▶ **Data**
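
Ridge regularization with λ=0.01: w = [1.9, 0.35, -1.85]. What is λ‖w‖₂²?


‖w‖₂² = (1.9)² + (0.35)² + (-1.85)²
     = 3.61 + 0.1225 + 3.4225
     = 7.155
λ·‖w‖₂² = 0.01·7.155 = 0.07155

0.07155


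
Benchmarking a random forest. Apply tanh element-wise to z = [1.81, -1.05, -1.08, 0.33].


tanh(1.81) = 0.9478
tanh(-1.05) = -0.7818
tanh(-1.08) = -0.7932
tanh(0.33) = 0.3185
result = [0.9478, -0.7818, -0.7932, 0.3185]

[0.9478, -0.7818, -0.7932, 0.3185]


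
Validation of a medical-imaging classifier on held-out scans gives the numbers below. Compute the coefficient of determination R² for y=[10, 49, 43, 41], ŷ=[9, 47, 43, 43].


ȳ = 35.75
SS_res = Σ(y-ŷ)² = 9
SS_tot = Σ(y-ȳ)² = 918.75
R² = 1 - SS_res/SS_tot = 1 - 0.0098 = 0.9902

0.9902


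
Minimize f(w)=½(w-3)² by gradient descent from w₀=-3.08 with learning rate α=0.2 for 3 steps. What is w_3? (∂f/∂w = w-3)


step 1: grad = -3.08-3 = -6.08; w = -3.08 - 0.2·(-6.08) = -1.864
step 2: grad = -1.864-3 = -4.864; w = -1.864 - 0.2·(-4.864) = -0.8912
step 3: grad = -0.8912-3 = -3.8912; w = -0.8912 - 0.2·(-3.8912) = -0.11296

-0.11296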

▶ **What you should do**
Output the material in full, exactly as it appears.

▶ **Result of this task**
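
Ridge regularization with λ=0.01: w = [1.9, 0.35, -1.85]. What is λ‖w‖₂²?


‖w‖₂² = (1.9)² + (0.35)² + (-1.85)²
     = 3.61 + 0.1225 + 3.4225
     = 7.155
λ·‖w‖₂² = 0.01·7.155 = 0.07155

0.07155


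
Benchmarking a random forest. Apply tanh element-wise to z = [1.81, -1.05, -1.08, 0.33].


tanh(1.81) = 0.9478
tanh(-1.05) = -0.7818
tanh(-1.08) = -0.7932
tanh(0.33) = 0.3185
result = [0.9478, -0.7818, -0.7932, 0.3185]

[0.9478, -0.7818, -0.7932, 0.3185]


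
Validation of a medical-imaging classifier on held-out scans gives the numbers below. Compute the coefficient of determination R² for y=[10, 49, 43, 41], ŷ=[9, 47, 43, 43].


ȳ = 35.75
SS_res = Σ(y-ŷ)² = 9
SS_tot = Σ(y-ȳ)² = 918.75
R² = 1 - SS_res/SS_tot = 1 - 0.0098 = 0.9902

0.9902


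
Minimize f(w)=½(w-3)² by gradient descent from w₀=-3.08 with learning rate α=0.2 for 3 steps. What is w_3? (∂f/∂w = w-3)


step 1: grad = -3.08-3 = -6.08; w = -3.08 - 0.2·(-6.08) = -1.864
step 2: grad = -1.864-3 = -4.864; w = -1.864 - 0.2·(-4.864) = -0.8912
step 3: grad = -0.8912-3 = -3.8912; w = -0.8912 - 0.2·(-3.8912) = -0.11296

-0.11296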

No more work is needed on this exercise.